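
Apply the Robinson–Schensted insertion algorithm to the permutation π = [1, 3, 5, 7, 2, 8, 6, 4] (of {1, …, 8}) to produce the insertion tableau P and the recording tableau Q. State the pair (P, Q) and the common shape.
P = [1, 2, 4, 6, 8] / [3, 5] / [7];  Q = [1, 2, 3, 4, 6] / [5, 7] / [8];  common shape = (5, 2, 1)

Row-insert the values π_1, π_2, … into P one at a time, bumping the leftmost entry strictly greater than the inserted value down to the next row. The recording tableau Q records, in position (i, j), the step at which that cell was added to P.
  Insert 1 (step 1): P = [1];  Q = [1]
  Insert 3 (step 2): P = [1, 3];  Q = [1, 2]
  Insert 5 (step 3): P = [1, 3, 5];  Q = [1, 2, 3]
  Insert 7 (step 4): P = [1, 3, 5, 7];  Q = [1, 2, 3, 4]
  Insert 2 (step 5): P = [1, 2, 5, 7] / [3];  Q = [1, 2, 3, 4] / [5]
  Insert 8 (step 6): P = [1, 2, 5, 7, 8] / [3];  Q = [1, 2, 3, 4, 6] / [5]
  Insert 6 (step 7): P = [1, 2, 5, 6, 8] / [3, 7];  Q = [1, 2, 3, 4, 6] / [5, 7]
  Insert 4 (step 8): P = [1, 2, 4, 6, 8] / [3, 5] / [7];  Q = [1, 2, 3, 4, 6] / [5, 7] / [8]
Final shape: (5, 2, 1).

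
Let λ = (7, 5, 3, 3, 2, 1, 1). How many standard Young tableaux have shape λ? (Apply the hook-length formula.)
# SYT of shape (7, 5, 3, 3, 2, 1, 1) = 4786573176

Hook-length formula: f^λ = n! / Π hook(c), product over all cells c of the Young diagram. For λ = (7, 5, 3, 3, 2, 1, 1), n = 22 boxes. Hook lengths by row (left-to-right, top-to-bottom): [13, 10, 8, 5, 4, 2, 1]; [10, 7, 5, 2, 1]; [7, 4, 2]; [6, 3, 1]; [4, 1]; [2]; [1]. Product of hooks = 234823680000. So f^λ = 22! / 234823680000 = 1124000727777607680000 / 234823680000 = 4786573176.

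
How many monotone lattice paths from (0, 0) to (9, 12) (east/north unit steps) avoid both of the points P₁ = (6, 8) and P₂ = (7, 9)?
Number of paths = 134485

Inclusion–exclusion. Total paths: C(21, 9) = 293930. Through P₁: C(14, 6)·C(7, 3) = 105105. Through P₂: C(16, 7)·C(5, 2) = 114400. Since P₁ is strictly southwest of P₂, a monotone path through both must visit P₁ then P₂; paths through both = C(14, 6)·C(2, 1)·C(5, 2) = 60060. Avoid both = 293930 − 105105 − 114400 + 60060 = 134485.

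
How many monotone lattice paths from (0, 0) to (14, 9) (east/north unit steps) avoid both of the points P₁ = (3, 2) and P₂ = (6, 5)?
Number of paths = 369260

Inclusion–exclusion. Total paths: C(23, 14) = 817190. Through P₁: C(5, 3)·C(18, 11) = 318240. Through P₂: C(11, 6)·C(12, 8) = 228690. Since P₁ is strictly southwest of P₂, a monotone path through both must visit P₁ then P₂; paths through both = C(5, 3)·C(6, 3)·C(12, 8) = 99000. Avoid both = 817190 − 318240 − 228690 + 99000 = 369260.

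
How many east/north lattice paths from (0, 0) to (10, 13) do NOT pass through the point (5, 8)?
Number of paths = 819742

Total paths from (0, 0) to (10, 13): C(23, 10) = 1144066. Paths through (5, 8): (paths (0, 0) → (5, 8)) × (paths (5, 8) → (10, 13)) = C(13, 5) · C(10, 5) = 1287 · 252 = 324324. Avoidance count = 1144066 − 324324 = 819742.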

YOUR GOAL: Every line of the records above needs to be given again exactly.

WRITTEN REPLY:
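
Apply the Robinson–Schensted insertion algorithm to the permutation π = [1, 3, 5, 7, 2, 8, 6, 4] (of {1, …, 8}) to produce the insertion tableau P and the recording tableau Q. State the pair (P, Q) and the common shape.
P = [1, 2, 4, 6, 8] / [3, 5] / [7];  Q = [1, 2, 3, 4, 6] / [5, 7] / [8];  common shape = (5, 2, 1)

Row-insert the values π_1, π_2, … into P one at a time, bumping the leftmost entry strictly greater than the inserted value down to the next row. The recording tableau Q records, in position (i, j), the step at which that cell was added to P.
  Insert 1 (step 1): P = [1];  Q = [1]
  Insert 3 (step 2): P = [1, 3];  Q = [1, 2]
  Insert 5 (step 3): P = [1, 3, 5];  Q = [1, 2, 3]
  Insert 7 (step 4): P = [1, 3, 5, 7];  Q = [1, 2, 3, 4]
  Insert 2 (step 5): P = [1, 2, 5, 7] / [3];  Q = [1, 2, 3, 4] / [5]
  Insert 8 (step 6): P = [1, 2, 5, 7, 8] / [3];  Q = [1, 2, 3, 4, 6] / [5]
  Insert 6 (step 7): P = [1, 2, 5, 6, 8] / [3, 7];  Q = [1, 2, 3, 4, 6] / [5, 7]
  Insert 4 (step 8): P = [1, 2, 4, 6, 8] / [3, 5] / [7];  Q = [1, 2, 3, 4, 6] / [5, 7] / [8]
Final shape: (5, 2, 1).

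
Let λ = (7, 5, 3, 3, 2, 1, 1). How many standard Young tableaux have shape λ? (Apply the hook-length formula.)
# SYT of shape (7, 5, 3, 3, 2, 1, 1) = 4786573176

Hook-length formula: f^λ = n! / Π hook(c), product over all cells c of the Young diagram. For λ = (7, 5, 3, 3, 2, 1, 1), n = 22 boxes. Hook lengths by row (left-to-right, top-to-bottom): [13, 10, 8, 5, 4, 2, 1]; [10, 7, 5, 2, 1]; [7, 4, 2]; [6, 3, 1]; [4, 1]; [2]; [1]. Product of hooks = 234823680000. So f^λ = 22! / 234823680000 = 1124000727777607680000 / 234823680000 = 4786573176.

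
How many monotone lattice paths from (0, 0) to (9, 12) (east/north unit steps) avoid both of the points P₁ = (6, 8) and P₂ = (7, 9)?
Number of paths = 134485

Inclusion–exclusion. Total paths: C(21, 9) = 293930. Through P₁: C(14, 6)·C(7, 3) = 105105. Through P₂: C(16, 7)·C(5, 2) = 114400. Since P₁ is strictly southwest of P₂, a monotone path through both must visit P₁ then P₂; paths through both = C(14, 6)·C(2, 1)·C(5, 2) = 60060. Avoid both = 293930 − 105105 − 114400 + 60060 = 134485.

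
How many monotone lattice paths from (0, 0) to (14, 9) (east/north unit steps) avoid both of the points P₁ = (3, 2) and P₂ = (6, 5)?
Number of paths = 369260

Inclusion–exclusion. Total paths: C(23, 14) = 817190. Through P₁: C(5, 3)·C(18, 11) = 318240. Through P₂: C(11, 6)·C(12, 8) = 228690. Since P₁ is strictly southwest of P₂, a monotone path through both must visit P₁ then P₂; paths through both = C(5, 3)·C(6, 3)·C(12, 8) = 99000. Avoid both = 817190 − 318240 − 228690 + 99000 = 369260.

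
How many east/north lattice paths from (0, 0) to (10, 13) do NOT pass through the point (5, 8)?
Number of paths = 819742

Total paths from (0, 0) to (10, 13): C(23, 10) = 1144066. Paths through (5, 8): (paths (0, 0) → (5, 8)) × (paths (5, 8) → (10, 13)) = C(13, 5) · C(10, 5) = 1287 · 252 = 324324. Avoidance count = 1144066 − 324324 = 819742.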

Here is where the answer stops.